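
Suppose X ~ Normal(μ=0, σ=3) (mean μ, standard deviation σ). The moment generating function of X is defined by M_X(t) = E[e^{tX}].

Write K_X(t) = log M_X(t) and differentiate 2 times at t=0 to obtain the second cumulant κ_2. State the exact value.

M_X(t) = e^(9*t^2/2)
K_X(t) = log M_X(t) = 9*t^2/2
K′(t) = 9*t
K′′(t) = 9

κ_2 = K′′(0) = 9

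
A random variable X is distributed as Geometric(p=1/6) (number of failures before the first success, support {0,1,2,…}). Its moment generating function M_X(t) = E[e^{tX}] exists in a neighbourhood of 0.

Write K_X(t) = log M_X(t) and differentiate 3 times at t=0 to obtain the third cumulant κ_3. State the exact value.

M_X(t) = 1/(6*(1 - 5*e^(t)/6))
K_X(t) = log M_X(t) = -log(1 - 5*e^(t)/6) - log(6)
dK/dt = -5*e^(t)/(5*e^(t) - 6)
d^2K/dt^2 = 30*e^(t)/(25*e^(2*t) - 60*e^(t) + 36)
d^3K/dt^3 = (-150*e^(2*t) - 180*e^(t))/(125*e^(3*t) - 450*e^(2*t) + 540*e^(t) - 216)

κ_3 = d^3K/dt^3 |_{t=0} = 330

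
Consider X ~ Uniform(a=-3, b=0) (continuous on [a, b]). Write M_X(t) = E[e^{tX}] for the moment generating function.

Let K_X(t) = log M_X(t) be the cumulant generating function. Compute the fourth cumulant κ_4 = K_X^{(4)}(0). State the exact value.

κ_4 = K^(4)(0) = -27/40

M_X(t) = (1 - e^(-3*t))/(3*t)
K_X(t) = log M_X(t) = -log(t) + log(1 - e^(-3*t)) - log(3)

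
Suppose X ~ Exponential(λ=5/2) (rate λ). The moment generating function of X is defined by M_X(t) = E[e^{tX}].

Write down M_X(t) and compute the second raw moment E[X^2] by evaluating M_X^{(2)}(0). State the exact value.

M_X(t) = 5/(2*(5/2 - t))
M′(t) = 10/(4*t^2 - 20*t + 25)
M′′(t) = -40/(8*t^3 - 60*t^2 + 150*t - 125)

E[X^2] = M′′(0) = 8/25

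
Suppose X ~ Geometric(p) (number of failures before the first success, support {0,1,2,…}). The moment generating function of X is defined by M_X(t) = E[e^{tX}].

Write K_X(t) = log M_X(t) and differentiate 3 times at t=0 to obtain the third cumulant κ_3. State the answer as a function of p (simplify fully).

M_X(t) = p/(-(1 - p)*e^(t) + 1)
K_X(t) = log M_X(t) = log(p) - log(-(1 - p)*e^(t) + 1)
dK/dt = (-p*e^(t) + e^(t))/(p*e^(t) - e^(t) + 1)
d^2K/dt^2 = (-p*e^(t) + e^(t))/(p^2*e^(2*t) - 2*p*e^(2*t) + 2*p*e^(t) + e^(2*t) - 2*e^(t) + 1)

κ_3 = d^3K/dt^3 |_{t=0} = (p^2 - 3*p + 2)/p^3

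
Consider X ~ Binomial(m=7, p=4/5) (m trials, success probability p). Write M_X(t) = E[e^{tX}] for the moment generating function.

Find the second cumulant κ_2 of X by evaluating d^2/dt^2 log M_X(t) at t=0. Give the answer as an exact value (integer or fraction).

M_X(t) = (4*e^(t)/5 + 1/5)^7
K_X(t) = log M_X(t) = 7*log(4*e^(t)/5 + 1/5)
K^(2)(t) = 28*e^(t)/(16*e^(2*t) + 8*e^(t) + 1)

κ_2 = K^(2)(0) = 28/25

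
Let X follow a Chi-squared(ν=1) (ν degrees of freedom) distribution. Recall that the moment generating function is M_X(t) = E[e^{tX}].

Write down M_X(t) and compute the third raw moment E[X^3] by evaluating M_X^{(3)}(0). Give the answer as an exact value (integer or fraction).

E[X^3] = M^(3)(0) = 15

M_X(t) = 1/√(1 - 2*t)
M^(3)(t) = -15/(8*t^3*√(1 - 2*t) - 12*t^2*√(1 - 2*t) + 6*t*√(1 - 2*t) - √(1 - 2*t))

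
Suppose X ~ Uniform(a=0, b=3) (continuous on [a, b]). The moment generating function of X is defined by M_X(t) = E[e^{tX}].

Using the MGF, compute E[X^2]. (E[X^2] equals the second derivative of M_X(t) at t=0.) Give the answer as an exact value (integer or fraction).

E[X^2] = d^2M/dt^2 |_{t=0} = 3

M_X(t) = (e^(3*t) - 1)/(3*t)
dM/dt = (3*t*e^(3*t) - e^(3*t) + 1)/(3*t^2)
d^2M/dt^2 = (9*t^2*e^(3*t) - 6*t*e^(3*t) + 2*e^(3*t) - 2)/(3*t^3)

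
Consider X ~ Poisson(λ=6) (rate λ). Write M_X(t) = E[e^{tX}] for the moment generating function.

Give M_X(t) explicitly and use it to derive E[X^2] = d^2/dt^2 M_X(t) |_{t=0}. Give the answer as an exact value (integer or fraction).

E[X^2] = M^(2)(0) = 42

M_X(t) = e^(6*e^(t) - 6)
M^(2)(t) = (36*e^(2*t)*e^(6*e^(t)) + 6*e^(t)*e^(6*e^(t)))*e^(-6)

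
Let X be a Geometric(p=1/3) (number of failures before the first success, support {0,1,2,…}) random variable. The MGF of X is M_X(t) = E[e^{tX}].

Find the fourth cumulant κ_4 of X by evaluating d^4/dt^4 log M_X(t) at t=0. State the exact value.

κ_4 = K′′′′(0) = 222

M_X(t) = 1/(3*(1 - 2*e^(t)/3))
K_X(t) = log M_X(t) = -log(1 - 2*e^(t)/3) - log(3)
K′(t) = -2*e^(t)/(2*e^(t) - 3)
K′′(t) = 6*e^(t)/(4*e^(2*t) - 12*e^(t) + 9)
K′′′(t) = (-12*e^(2*t) - 18*e^(t))/(8*e^(3*t) - 36*e^(2*t) + 54*e^(t) - 27)
K′′′′(t) = (24*e^(3*t) + 144*e^(2*t) + 54*e^(t))/(16*e^(4*t) - 96*e^(3*t) + 216*e^(2*t) - 216*e^(t) + 81)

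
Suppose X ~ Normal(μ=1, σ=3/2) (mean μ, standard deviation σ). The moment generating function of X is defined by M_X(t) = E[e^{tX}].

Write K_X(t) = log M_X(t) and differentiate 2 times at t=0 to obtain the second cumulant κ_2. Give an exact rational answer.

κ_2 = K^(2)(0) = 9/4

M_X(t) = e^(9*t^2/8 + t)
K_X(t) = log M_X(t) = 9*t^2/8 + t
K^(2)(t) = 9/4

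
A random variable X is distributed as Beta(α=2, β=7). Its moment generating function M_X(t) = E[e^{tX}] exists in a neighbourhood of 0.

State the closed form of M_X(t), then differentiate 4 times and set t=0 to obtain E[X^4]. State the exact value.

M_X(t) = ₁F₁(2; 9; t)
D^4[M](t) = ₁F₁(6; 13; t)/99

E[X^4] = D^4[M](0) = 1/99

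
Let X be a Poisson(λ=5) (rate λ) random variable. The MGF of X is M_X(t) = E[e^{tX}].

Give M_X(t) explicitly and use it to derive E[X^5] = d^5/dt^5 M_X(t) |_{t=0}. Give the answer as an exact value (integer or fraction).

E[X^5] = d^5M/dt^5 |_{t=0} = 12880

M_X(t) = e^(5*e^(t) - 5)
dM/dt = 5*e^(-5)*e^(t)*e^(5*e^(t))
d^2M/dt^2 = (25*e^(2*t)*e^(5*e^(t)) + 5*e^(t)*e^(5*e^(t)))*e^(-5)
d^3M/dt^3 = (125*e^(3*t)*e^(5*e^(t)) + 75*e^(2*t)*e^(5*e^(t)) + 5*e^(t)*e^(5*e^(t)))*e^(-5)
d^4M/dt^4 = (625*e^(4*t)*e^(5*e^(t)) + 750*e^(3*t)*e^(5*e^(t)) + 175*e^(2*t)*e^(5*e^(t)) + 5*e^(t)*e^(5*e^(t)))*e^(-5)
d^5M/dt^5 = (3125*e^(5*t)*e^(5*e^(t)) + 6250*e^(4*t)*e^(5*e^(t)) + 3125*e^(3*t)*e^(5*e^(t)) + 375*e^(2*t)*e^(5*e^(t)) + 5*e^(t)*e^(5*e^(t)))*e^(-5)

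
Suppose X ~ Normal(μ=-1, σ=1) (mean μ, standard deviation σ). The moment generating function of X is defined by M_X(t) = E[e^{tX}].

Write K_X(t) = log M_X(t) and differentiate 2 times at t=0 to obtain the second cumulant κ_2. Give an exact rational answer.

κ_2 = D^2[K](0) = 1

M_X(t) = e^(t^2/2 - t)
K_X(t) = log M_X(t) = t^2/2 - t
D^2[K](t) = 1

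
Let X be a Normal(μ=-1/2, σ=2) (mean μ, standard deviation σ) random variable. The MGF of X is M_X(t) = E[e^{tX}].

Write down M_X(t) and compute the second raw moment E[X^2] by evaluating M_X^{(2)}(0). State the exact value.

M_X(t) = e^(2*t^2 - t/2)
M′(t) = 4*t*e^(-t/2)*e^(2*t^2) - e^(-t/2)*e^(2*t^2)/2
M′′(t) = (64*t^2*e^(2*t^2) - 16*t*e^(2*t^2) + 17*e^(2*t^2))*e^(-t/2)/4

E[X^2] = M′′(0) = 17/4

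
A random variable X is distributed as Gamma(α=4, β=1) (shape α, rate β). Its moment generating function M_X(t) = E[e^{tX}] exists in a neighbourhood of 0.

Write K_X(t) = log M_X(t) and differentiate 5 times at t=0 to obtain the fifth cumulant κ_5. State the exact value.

M_X(t) = (1 - t)^(-4)
K_X(t) = log M_X(t) = -4*log(1 - t)
D^5[K](t) = -96/(t^5 - 5*t^4 + 10*t^3 - 10*t^2 + 5*t - 1)

κ_5 = D^5[K](0) = 96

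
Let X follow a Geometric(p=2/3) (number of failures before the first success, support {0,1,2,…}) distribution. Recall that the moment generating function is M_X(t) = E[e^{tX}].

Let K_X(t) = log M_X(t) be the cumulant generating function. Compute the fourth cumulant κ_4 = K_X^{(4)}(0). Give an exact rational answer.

κ_4 = K′′′′(0) = 33/8

M_X(t) = 2/(3*(1 - e^(t)/3))
K_X(t) = log M_X(t) = -log(1 - e^(t)/3) - log(3) + log(2)
K′(t) = -e^(t)/(e^(t) - 3)
K′′(t) = 3*e^(t)/(e^(2*t) - 6*e^(t) + 9)
K′′′(t) = (-3*e^(2*t) - 9*e^(t))/(e^(3*t) - 9*e^(2*t) + 27*e^(t) - 27)
K′′′′(t) = (3*e^(3*t) + 36*e^(2*t) + 27*e^(t))/(e^(4*t) - 12*e^(3*t) + 54*e^(2*t) - 108*e^(t) + 81)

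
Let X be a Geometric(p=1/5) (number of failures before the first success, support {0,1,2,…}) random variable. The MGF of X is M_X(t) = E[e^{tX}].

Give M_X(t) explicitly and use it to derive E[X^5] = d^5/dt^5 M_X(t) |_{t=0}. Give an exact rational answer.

M_X(t) = 1/(5*(1 - 4*e^(t)/5))

E[X^5] = D^5[M](0) = 194404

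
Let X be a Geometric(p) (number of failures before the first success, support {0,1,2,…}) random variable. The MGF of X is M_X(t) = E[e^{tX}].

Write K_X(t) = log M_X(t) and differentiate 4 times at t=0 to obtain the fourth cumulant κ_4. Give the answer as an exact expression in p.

κ_4 = D^4[K](0) = (-p^3 + 7*p^2 - 12*p + 6)/p^4

M_X(t) = p/(-(1 - p)*e^(t) + 1)
K_X(t) = log M_X(t) = log(p) - log(-(1 - p)*e^(t) + 1)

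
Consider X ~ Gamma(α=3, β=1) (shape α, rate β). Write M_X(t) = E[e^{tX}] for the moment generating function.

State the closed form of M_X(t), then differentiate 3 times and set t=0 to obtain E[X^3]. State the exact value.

M_X(t) = (1 - t)^(-3)
D^3[M](t) = 60/(t^6 - 6*t^5 + 15*t^4 - 20*t^3 + 15*t^2 - 6*t + 1)

E[X^3] = D^3[M](0) = 60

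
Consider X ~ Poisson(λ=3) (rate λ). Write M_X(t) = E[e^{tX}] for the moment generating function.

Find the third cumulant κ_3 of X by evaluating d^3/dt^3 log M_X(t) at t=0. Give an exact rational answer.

M_X(t) = e^(3*e^(t) - 3)
K_X(t) = log M_X(t) = 3*e^(t) - 3
K′(t) = 3*e^(t)
K′′(t) = 3*e^(t)
K′′′(t) = 3*e^(t)

κ_3 = K′′′(0) = 3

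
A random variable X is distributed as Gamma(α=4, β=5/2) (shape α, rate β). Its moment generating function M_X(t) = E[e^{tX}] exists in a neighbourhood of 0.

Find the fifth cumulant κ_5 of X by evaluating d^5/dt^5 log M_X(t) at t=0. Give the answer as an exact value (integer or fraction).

M_X(t) = 625/(16*(5/2 - t)^4)
K_X(t) = log M_X(t) = -4*log(5/2 - t) - 4*log(2) + 4*log(5)
K′(t) = -8/(2*t - 5)
K′′(t) = 16/(4*t^2 - 20*t + 25)
K′′′(t) = -64/(8*t^3 - 60*t^2 + 150*t - 125)
K′′′′(t) = 384/(16*t^4 - 160*t^3 + 600*t^2 - 1000*t + 625)
K′′′′′(t) = -3072/(32*t^5 - 400*t^4 + 2000*t^3 - 5000*t^2 + 6250*t - 3125)

κ_5 = K′′′′′(0) = 3072/3125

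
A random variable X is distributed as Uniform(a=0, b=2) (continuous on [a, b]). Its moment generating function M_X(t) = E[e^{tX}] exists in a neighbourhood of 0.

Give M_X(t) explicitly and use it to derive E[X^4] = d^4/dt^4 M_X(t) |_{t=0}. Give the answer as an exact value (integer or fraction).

E[X^4] = M′′′′(0) = 16/5

M_X(t) = (e^(2*t) - 1)/(2*t)
M′(t) = (2*t*e^(2*t) - e^(2*t) + 1)/(2*t^2)
M′′(t) = (2*t^2*e^(2*t) - 2*t*e^(2*t) + e^(2*t) - 1)/t^3
M′′′(t) = (4*t^3*e^(2*t) - 6*t^2*e^(2*t) + 6*t*e^(2*t) - 3*e^(2*t) + 3)/t^4
M′′′′(t) = (8*t^4*e^(2*t) - 16*t^3*e^(2*t) + 24*t^2*e^(2*t) - 24*t*e^(2*t) + 12*e^(2*t) - 12)/t^5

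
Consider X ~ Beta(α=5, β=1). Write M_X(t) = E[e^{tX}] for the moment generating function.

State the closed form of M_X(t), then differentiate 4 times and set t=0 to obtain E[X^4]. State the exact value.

E[X^4] = d^4M/dt^4 |_{t=0} = 5/9

M_X(t) = ₁F₁(5; 6; t)
dM/dt = 5*₁F₁(6; 7; t)/6
d^2M/dt^2 = 5*₁F₁(7; 8; t)/7
d^3M/dt^3 = 5*₁F₁(8; 9; t)/8
d^4M/dt^4 = 5*₁F₁(9; 10; t)/9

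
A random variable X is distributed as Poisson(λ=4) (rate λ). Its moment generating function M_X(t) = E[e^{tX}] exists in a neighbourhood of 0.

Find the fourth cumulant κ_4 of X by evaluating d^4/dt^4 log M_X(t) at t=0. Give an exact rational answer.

M_X(t) = e^(4*e^(t) - 4)
K_X(t) = log M_X(t) = 4*e^(t) - 4
K^(4)(t) = 4*e^(t)

κ_4 = K^(4)(0) = 4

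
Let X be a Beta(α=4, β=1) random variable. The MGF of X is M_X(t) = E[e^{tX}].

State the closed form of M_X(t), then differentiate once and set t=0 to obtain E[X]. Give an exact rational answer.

M_X(t) = ₁F₁(4; 5; t)
M′(t) = 4*₁F₁(5; 6; t)/5

E[X] = M′(0) = 4/5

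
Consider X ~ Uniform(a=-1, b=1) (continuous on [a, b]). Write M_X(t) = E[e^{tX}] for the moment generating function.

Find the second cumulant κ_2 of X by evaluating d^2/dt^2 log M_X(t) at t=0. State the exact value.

κ_2 = d^2K/dt^2 |_{t=0} = 1/3

M_X(t) = (e^(t) - e^(-t))/(2*t)
K_X(t) = log M_X(t) = -log(t) + log(e^(t) - e^(-t)) - log(2)
dK/dt = (t*e^(2*t) + t - e^(2*t) + 1)/(t*e^(2*t) - t)
d^2K/dt^2 = (-4*t^2*e^(2*t) + e^(4*t) - 2*e^(2*t) + 1)/(t^2*e^(4*t) - 2*t^2*e^(2*t) + t^2)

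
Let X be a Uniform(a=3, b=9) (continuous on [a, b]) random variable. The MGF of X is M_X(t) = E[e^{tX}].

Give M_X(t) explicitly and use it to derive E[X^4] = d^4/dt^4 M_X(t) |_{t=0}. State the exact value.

E[X^4] = M^(4)(0) = 9801/5

M_X(t) = (e^(9*t) - e^(3*t))/(6*t)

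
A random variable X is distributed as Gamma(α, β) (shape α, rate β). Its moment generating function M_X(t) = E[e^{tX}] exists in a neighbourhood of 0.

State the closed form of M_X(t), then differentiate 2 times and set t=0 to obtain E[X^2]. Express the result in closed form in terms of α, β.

E[X^2] = d^2M/dt^2 |_{t=0} = α*(α + 1)/β^2

M_X(t) = (β/(β - t))^α
dM/dt = -α*β^α*(1/(β - t))^α/(-β + t)
d^2M/dt^2 = (α^2*β^α*(1/(β - t))^α + α*β^α*(1/(β - t))^α)/(β^2 - 2*β*t + t^2)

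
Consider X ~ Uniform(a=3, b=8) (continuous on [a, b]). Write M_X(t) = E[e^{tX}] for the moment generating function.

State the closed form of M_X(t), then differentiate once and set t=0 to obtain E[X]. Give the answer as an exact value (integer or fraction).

E[X] = dM/dt |_{t=0} = 11/2

M_X(t) = (e^(8*t) - e^(3*t))/(5*t)
dM/dt = (8*t*e^(8*t) - 3*t*e^(3*t) - e^(8*t) + e^(3*t))/(5*t^2)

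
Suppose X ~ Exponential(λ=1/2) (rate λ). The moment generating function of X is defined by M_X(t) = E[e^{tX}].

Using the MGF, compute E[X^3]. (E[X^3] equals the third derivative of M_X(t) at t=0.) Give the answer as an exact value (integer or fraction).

M_X(t) = 1/(2*(1/2 - t))
D^3[M](t) = 48/(16*t^4 - 32*t^3 + 24*t^2 - 8*t + 1)

E[X^3] = D^3[M](0) = 48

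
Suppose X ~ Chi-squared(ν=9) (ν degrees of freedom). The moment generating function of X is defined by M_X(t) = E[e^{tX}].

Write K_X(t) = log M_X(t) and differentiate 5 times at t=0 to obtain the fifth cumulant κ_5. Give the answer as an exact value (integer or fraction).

M_X(t) = (1 - 2*t)^(-9/2)
K_X(t) = log M_X(t) = -9*log(1 - 2*t)/2
D^5[K](t) = -3456/(32*t^5 - 80*t^4 + 80*t^3 - 40*t^2 + 10*t - 1)

κ_5 = D^5[K](0) = 3456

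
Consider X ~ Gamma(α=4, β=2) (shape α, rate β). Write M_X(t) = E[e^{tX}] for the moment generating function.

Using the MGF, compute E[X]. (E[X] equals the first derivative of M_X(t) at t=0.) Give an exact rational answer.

M_X(t) = 16/(2 - t)^4
M′(t) = -64/(t^5 - 10*t^4 + 40*t^3 - 80*t^2 + 80*t - 32)

E[X] = M′(0) = 2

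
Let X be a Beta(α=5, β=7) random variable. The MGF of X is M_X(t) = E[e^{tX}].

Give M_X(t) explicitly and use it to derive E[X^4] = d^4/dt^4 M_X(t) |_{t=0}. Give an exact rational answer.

M_X(t) = ₁F₁(5; 12; t)
M′(t) = 5*₁F₁(6; 13; t)/12
M′′(t) = 5*₁F₁(7; 14; t)/26
M′′′(t) = 5*₁F₁(8; 15; t)/52
M′′′′(t) = 2*₁F₁(9; 16; t)/39

E[X^4] = M′′′′(0) = 2/39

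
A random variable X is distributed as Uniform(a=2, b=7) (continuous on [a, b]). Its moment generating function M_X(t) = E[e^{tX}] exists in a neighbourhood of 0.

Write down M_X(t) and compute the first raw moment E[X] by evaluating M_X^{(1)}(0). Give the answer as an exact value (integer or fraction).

E[X] = D[M](0) = 9/2

M_X(t) = (e^(7*t) - e^(2*t))/(5*t)
D[M](t) = (7*t*e^(7*t) - 2*t*e^(2*t) - e^(7*t) + e^(2*t))/(5*t^2)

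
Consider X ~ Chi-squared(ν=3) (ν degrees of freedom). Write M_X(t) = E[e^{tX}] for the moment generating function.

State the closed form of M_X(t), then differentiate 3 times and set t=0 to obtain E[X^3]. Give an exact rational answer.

M_X(t) = (1 - 2*t)^(-3/2)
M′(t) = 3/(4*t^2*√(1 - 2*t) - 4*t*√(1 - 2*t) + √(1 - 2*t))
M′′(t) = -15/(8*t^3*√(1 - 2*t) - 12*t^2*√(1 - 2*t) + 6*t*√(1 - 2*t) - √(1 - 2*t))
M′′′(t) = 105/(16*t^4*√(1 - 2*t) - 32*t^3*√(1 - 2*t) + 24*t^2*√(1 - 2*t) - 8*t*√(1 - 2*t) + √(1 - 2*t))

E[X^3] = M′′′(0) = 105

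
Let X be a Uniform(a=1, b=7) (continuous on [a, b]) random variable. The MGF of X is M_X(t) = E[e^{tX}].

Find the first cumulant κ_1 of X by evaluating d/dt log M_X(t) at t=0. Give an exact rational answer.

κ_1 = dK/dt |_{t=0} = 4

M_X(t) = (e^(7*t) - e^(t))/(6*t)
K_X(t) = log M_X(t) = -log(t) + log(e^(7*t) - e^(t)) - log(6)
dK/dt = (7*t*e^(6*t) - t - e^(6*t) + 1)/(t*e^(6*t) - t)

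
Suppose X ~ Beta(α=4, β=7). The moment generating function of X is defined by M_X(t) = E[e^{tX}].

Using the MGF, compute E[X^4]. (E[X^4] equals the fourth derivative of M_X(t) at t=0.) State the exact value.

E[X^4] = M^(4)(0) = 5/143

M_X(t) = ₁F₁(4; 11; t)
M^(4)(t) = 5*₁F₁(8; 15; t)/143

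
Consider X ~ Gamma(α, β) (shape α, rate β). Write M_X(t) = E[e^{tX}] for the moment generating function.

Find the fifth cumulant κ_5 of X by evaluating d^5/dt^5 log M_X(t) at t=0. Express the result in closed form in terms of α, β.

κ_5 = d^5K/dt^5 |_{t=0} = 24*α/β^5

M_X(t) = (β/(β - t))^α
K_X(t) = log M_X(t) = α*(log(β) - log(β - t))
dK/dt = -α/(-β + t)
d^2K/dt^2 = α/(β^2 - 2*β*t + t^2)
d^3K/dt^3 = -2*α/(-β^3 + 3*β^2*t - 3*β*t^2 + t^3)
d^4K/dt^4 = 6*α/(β^4 - 4*β^3*t + 6*β^2*t^2 - 4*β*t^3 + t^4)
d^5K/dt^5 = -24*α/(-β^5 + 5*β^4*t - 10*β^3*t^2 + 10*β^2*t^3 - 5*β*t^4 + t^5)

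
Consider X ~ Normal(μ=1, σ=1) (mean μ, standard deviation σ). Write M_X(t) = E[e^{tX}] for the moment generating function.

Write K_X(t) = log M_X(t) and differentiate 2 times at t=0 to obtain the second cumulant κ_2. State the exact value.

κ_2 = D^2[K](0) = 1

M_X(t) = e^(t^2/2 + t)
K_X(t) = log M_X(t) = t^2/2 + t
D^2[K](t) = 1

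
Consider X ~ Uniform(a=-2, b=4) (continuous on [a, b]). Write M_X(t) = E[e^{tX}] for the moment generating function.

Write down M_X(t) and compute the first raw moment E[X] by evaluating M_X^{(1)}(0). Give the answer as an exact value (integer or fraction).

E[X] = D[M](0) = 1

M_X(t) = (e^(4*t) - e^(-2*t))/(6*t)
D[M](t) = (4*t*e^(6*t) + 2*t - e^(6*t) + 1)*e^(-2*t)/(6*t^2)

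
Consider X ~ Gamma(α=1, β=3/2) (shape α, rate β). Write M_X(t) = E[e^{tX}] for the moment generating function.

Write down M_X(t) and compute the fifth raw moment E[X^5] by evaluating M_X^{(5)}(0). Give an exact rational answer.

M_X(t) = 3/(2*(3/2 - t))
M^(5)(t) = 11520/(64*t^6 - 576*t^5 + 2160*t^4 - 4320*t^3 + 4860*t^2 - 2916*t + 729)

E[X^5] = M^(5)(0) = 1280/81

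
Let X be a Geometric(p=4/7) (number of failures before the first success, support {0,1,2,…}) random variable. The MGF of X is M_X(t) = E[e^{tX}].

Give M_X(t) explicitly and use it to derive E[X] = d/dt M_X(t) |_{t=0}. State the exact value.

M_X(t) = 4/(7*(1 - 3*e^(t)/7))
M′(t) = 12*e^(t)/(9*e^(2*t) - 42*e^(t) + 49)

E[X] = M′(0) = 3/4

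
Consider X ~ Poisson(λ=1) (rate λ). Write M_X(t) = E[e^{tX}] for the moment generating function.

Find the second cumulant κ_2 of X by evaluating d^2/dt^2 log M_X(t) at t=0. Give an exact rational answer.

M_X(t) = e^(e^(t) - 1)
K_X(t) = log M_X(t) = e^(t) - 1
K^(2)(t) = e^(t)

κ_2 = K^(2)(0) = 1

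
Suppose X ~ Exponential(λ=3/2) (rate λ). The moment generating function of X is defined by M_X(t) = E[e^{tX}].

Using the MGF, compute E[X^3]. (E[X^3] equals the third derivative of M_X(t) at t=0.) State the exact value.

E[X^3] = d^3M/dt^3 |_{t=0} = 16/9

M_X(t) = 3/(2*(3/2 - t))
dM/dt = 6/(4*t^2 - 12*t + 9)
d^2M/dt^2 = -24/(8*t^3 - 36*t^2 + 54*t - 27)
d^3M/dt^3 = 144/(16*t^4 - 96*t^3 + 216*t^2 - 216*t + 81)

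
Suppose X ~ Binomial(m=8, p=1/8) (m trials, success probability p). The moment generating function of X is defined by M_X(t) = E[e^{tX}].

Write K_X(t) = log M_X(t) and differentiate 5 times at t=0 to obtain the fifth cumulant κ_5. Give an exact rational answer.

κ_5 = K′′′′′(0) = -105/512

M_X(t) = (e^(t)/8 + 7/8)^8
K_X(t) = log M_X(t) = 8*log(e^(t)/8 + 7/8)
K′(t) = 8*e^(t)/(e^(t) + 7)
K′′(t) = 56*e^(t)/(e^(2*t) + 14*e^(t) + 49)
K′′′(t) = (-56*e^(2*t) + 392*e^(t))/(e^(3*t) + 21*e^(2*t) + 147*e^(t) + 343)
K′′′′(t) = (56*e^(3*t) - 1568*e^(2*t) + 2744*e^(t))/(e^(4*t) + 28*e^(3*t) + 294*e^(2*t) + 1372*e^(t) + 2401)
K′′′′′(t) = (-56*e^(4*t) + 4312*e^(3*t) - 30184*e^(2*t) + 19208*e^(t))/(e^(5*t) + 35*e^(4*t) + 490*e^(3*t) + 3430*e^(2*t) + 12005*e^(t) + 16807)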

▸ **Task directions**:
Restate word for word the lines of the data above, starting at the line containing "Consider X ~ Gamma(α=4, β=2)" and ending at the line containing "Let X be a Beta(α=5, β=7)", both included, and nothing more.

▸ **Output of the exercise**:
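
Consider X ~ Gamma(α=4, β=2) (shape α, rate β). Write M_X(t) = E[e^{tX}] for the moment generating function.

Using the MGF, compute E[X]. (E[X] equals the first derivative of M_X(t) at t=0.) Give an exact rational answer.

M_X(t) = 16/(2 - t)^4
M′(t) = -64/(t^5 - 10*t^4 + 40*t^3 - 80*t^2 + 80*t - 32)

E[X] = M′(0) = 2

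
Let X be a Beta(α=5, β=7) random variable. The MGF of X is M_X(t) = E[e^{tX}].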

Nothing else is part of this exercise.